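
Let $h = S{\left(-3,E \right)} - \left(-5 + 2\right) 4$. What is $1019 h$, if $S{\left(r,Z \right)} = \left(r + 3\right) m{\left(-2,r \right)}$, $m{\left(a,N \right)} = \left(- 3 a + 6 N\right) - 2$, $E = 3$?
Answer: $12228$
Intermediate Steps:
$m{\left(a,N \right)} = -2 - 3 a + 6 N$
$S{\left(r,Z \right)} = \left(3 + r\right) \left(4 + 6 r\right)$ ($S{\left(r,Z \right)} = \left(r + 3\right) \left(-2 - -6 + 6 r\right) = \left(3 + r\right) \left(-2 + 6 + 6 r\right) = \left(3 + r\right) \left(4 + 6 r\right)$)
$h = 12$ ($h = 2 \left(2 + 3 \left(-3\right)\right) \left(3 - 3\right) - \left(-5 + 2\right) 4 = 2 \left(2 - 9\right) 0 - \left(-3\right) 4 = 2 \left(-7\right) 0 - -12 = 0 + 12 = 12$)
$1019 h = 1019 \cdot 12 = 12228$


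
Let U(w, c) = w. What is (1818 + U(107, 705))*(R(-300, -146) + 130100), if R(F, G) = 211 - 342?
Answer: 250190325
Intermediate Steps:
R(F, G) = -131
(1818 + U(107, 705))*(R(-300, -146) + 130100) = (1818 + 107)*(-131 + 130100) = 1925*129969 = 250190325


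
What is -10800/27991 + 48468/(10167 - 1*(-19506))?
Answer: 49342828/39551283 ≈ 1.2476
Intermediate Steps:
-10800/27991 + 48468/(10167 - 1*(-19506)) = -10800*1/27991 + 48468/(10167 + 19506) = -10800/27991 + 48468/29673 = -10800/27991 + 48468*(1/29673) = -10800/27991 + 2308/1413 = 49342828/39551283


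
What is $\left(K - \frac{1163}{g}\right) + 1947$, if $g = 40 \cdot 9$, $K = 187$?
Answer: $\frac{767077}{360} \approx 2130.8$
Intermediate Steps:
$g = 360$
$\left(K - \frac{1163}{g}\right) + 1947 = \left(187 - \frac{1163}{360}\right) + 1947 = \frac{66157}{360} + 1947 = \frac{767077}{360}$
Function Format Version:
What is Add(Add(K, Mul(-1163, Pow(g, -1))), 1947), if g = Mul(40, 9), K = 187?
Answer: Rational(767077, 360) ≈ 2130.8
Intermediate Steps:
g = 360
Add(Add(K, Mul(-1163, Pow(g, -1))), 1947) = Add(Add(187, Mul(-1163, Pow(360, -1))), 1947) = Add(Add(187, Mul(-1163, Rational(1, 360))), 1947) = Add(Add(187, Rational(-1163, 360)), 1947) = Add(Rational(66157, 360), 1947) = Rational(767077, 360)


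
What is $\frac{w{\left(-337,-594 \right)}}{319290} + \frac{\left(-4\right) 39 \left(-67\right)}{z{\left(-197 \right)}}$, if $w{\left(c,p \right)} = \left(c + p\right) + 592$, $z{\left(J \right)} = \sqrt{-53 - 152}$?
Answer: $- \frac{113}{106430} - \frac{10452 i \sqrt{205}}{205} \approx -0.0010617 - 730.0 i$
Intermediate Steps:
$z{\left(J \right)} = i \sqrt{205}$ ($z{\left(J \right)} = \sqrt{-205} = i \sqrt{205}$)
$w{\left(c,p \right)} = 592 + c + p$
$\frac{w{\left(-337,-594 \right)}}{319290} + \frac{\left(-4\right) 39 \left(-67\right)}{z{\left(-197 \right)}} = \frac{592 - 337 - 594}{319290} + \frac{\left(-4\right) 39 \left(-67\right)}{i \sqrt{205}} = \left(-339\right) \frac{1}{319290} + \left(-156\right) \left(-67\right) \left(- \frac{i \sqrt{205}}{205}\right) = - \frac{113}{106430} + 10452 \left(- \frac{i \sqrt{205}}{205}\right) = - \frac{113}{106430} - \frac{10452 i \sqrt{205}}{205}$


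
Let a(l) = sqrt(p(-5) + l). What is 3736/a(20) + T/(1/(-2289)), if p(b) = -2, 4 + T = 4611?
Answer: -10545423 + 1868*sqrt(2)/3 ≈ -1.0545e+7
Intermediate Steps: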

## [What you need to do]
Each line above needs to be returned exactly as it is.

## [Solved problem]
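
Let $h = S{\left(-3,E \right)} - \left(-5 + 2\right) 4$. What is $1019 h$, if $S{\left(r,Z \right)} = \left(r + 3\right) m{\left(-2,r \right)}$, $m{\left(a,N \right)} = \left(- 3 a + 6 N\right) - 2$, $E = 3$?
Answer: $12228$
Intermediate Steps:
$m{\left(a,N \right)} = -2 - 3 a + 6 N$
$S{\left(r,Z \right)} = \left(3 + r\right) \left(4 + 6 r\right)$ ($S{\left(r,Z \right)} = \left(r + 3\right) \left(-2 - -6 + 6 r\right) = \left(3 + r\right) \left(-2 + 6 + 6 r\right) = \left(3 + r\right) \left(4 + 6 r\right)$)
$h = 12$ ($h = 2 \left(2 + 3 \left(-3\right)\right) \left(3 - 3\right) - \left(-5 + 2\right) 4 = 2 \left(2 - 9\right) 0 - \left(-3\right) 4 = 2 \left(-7\right) 0 - -12 = 0 + 12 = 12$)
$1019 h = 1019 \cdot 12 = 12228$


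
Let U(w, c) = w. What is (1818 + U(107, 705))*(R(-300, -146) + 130100), if R(F, G) = 211 - 342?
Answer: 250190325
Intermediate Steps:
R(F, G) = -131
(1818 + U(107, 705))*(R(-300, -146) + 130100) = (1818 + 107)*(-131 + 130100) = 1925*129969 = 250190325


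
What is -10800/27991 + 48468/(10167 - 1*(-19506))?
Answer: 49342828/39551283 ≈ 1.2476
Intermediate Steps:
-10800/27991 + 48468/(10167 - 1*(-19506)) = -10800*1/27991 + 48468/(10167 + 19506) = -10800/27991 + 48468/29673 = -10800/27991 + 48468*(1/29673) = -10800/27991 + 2308/1413 = 49342828/39551283


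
What is $\left(K - \frac{1163}{g}\right) + 1947$, if $g = 40 \cdot 9$, $K = 187$?
Answer: $\frac{767077}{360} \approx 2130.8$
Intermediate Steps:
$g = 360$
$\left(K - \frac{1163}{g}\right) + 1947 = \left(187 - \frac{1163}{360}\right) + 1947 = \frac{66157}{360} + 1947 = \frac{767077}{360}$
Function Format Version:
What is Add(Add(K, Mul(-1163, Pow(g, -1))), 1947), if g = Mul(40, 9), K = 187?
Answer: Rational(767077, 360) ≈ 2130.8
Intermediate Steps:
g = 360
Add(Add(K, Mul(-1163, Pow(g, -1))), 1947) = Add(Add(187, Mul(-1163, Pow(360, -1))), 1947) = Add(Add(187, Mul(-1163, Rational(1, 360))), 1947) = Add(Add(187, Rational(-1163, 360)), 1947) = Add(Rational(66157, 360), 1947) = Rational(767077, 360)


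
What is $\frac{w{\left(-337,-594 \right)}}{319290} + \frac{\left(-4\right) 39 \left(-67\right)}{z{\left(-197 \right)}}$, if $w{\left(c,p \right)} = \left(c + p\right) + 592$, $z{\left(J \right)} = \sqrt{-53 - 152}$?
Answer: $- \frac{113}{106430} - \frac{10452 i \sqrt{205}}{205} \approx -0.0010617 - 730.0 i$
Intermediate Steps:
$z{\left(J \right)} = i \sqrt{205}$ ($z{\left(J \right)} = \sqrt{-205} = i \sqrt{205}$)
$w{\left(c,p \right)} = 592 + c + p$
$\frac{w{\left(-337,-594 \right)}}{319290} + \frac{\left(-4\right) 39 \left(-67\right)}{z{\left(-197 \right)}} = \frac{592 - 337 - 594}{319290} + \frac{\left(-4\right) 39 \left(-67\right)}{i \sqrt{205}} = \left(-339\right) \frac{1}{319290} + \left(-156\right) \left(-67\right) \left(- \frac{i \sqrt{205}}{205}\right) = - \frac{113}{106430} + 10452 \left(- \frac{i \sqrt{205}}{205}\right) = - \frac{113}{106430} - \frac{10452 i \sqrt{205}}{205}$


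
Let a(l) = sqrt(p(-5) + l). What is 3736/a(20) + T/(1/(-2289)), if p(b) = -2, 4 + T = 4611?
Answer: -10545423 + 1868*sqrt(2)/3 ≈ -1.0545e+7
Intermediate Steps: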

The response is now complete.